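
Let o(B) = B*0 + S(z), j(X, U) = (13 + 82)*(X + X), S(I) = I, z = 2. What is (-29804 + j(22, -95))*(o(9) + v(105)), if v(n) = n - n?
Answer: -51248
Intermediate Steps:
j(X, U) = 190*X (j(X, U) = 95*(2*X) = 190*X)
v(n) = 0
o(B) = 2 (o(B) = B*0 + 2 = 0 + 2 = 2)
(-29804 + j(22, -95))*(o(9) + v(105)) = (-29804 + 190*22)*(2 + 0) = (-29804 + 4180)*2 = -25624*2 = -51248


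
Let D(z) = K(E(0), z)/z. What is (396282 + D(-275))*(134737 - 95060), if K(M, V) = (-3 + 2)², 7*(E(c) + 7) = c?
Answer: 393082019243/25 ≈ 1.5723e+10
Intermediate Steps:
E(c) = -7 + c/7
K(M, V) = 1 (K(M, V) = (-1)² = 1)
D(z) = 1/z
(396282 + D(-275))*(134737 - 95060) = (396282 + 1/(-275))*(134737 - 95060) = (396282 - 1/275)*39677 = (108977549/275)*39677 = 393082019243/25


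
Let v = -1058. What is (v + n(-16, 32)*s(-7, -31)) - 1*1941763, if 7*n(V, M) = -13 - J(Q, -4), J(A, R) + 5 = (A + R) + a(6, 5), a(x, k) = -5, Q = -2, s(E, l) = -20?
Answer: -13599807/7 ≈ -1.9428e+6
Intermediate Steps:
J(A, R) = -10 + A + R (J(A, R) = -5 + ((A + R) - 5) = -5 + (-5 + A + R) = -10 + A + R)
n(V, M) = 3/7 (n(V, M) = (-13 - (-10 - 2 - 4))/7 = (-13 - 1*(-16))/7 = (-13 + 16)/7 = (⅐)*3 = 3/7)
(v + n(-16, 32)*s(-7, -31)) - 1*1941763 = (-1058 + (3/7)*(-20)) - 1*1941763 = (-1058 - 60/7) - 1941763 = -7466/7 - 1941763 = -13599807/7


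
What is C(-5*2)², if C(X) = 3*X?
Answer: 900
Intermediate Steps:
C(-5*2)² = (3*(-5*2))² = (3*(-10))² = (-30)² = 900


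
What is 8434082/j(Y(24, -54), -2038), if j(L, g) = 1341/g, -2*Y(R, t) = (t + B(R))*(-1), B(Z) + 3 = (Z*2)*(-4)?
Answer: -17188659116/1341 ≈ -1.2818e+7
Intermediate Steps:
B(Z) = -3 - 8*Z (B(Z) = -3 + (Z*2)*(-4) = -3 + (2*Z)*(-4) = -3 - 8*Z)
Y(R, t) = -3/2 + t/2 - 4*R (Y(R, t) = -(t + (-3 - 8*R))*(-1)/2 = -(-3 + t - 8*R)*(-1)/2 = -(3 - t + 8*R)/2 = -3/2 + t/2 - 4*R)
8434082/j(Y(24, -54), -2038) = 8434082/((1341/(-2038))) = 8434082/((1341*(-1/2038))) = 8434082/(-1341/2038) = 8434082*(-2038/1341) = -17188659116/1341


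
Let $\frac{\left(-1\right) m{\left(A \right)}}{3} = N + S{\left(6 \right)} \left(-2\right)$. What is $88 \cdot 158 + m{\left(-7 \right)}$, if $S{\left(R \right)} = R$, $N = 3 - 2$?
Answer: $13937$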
--
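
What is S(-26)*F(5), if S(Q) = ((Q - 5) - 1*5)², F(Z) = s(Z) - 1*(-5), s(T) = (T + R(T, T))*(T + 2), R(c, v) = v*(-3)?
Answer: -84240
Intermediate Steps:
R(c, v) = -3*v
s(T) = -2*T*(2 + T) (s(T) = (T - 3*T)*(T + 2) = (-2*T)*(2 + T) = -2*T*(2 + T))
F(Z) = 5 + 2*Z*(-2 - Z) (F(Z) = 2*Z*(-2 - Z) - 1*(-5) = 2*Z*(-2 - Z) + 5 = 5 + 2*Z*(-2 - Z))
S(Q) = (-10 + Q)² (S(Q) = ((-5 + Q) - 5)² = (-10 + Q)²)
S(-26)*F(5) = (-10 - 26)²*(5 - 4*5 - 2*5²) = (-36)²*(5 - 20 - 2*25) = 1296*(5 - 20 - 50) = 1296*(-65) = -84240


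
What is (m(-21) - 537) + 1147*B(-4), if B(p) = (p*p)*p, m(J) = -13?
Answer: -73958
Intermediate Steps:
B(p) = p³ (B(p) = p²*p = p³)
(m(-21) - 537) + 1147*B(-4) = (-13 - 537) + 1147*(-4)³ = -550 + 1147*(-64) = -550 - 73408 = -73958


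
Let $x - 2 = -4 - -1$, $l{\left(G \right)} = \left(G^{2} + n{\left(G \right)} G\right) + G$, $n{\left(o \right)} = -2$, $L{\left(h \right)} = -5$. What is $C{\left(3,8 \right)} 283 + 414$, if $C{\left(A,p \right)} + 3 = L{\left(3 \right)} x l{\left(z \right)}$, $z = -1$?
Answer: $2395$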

▸ The problem: State how many lines of the entries above include the string "left". The reply is that number alone.

▸ Reply to the exercise: 2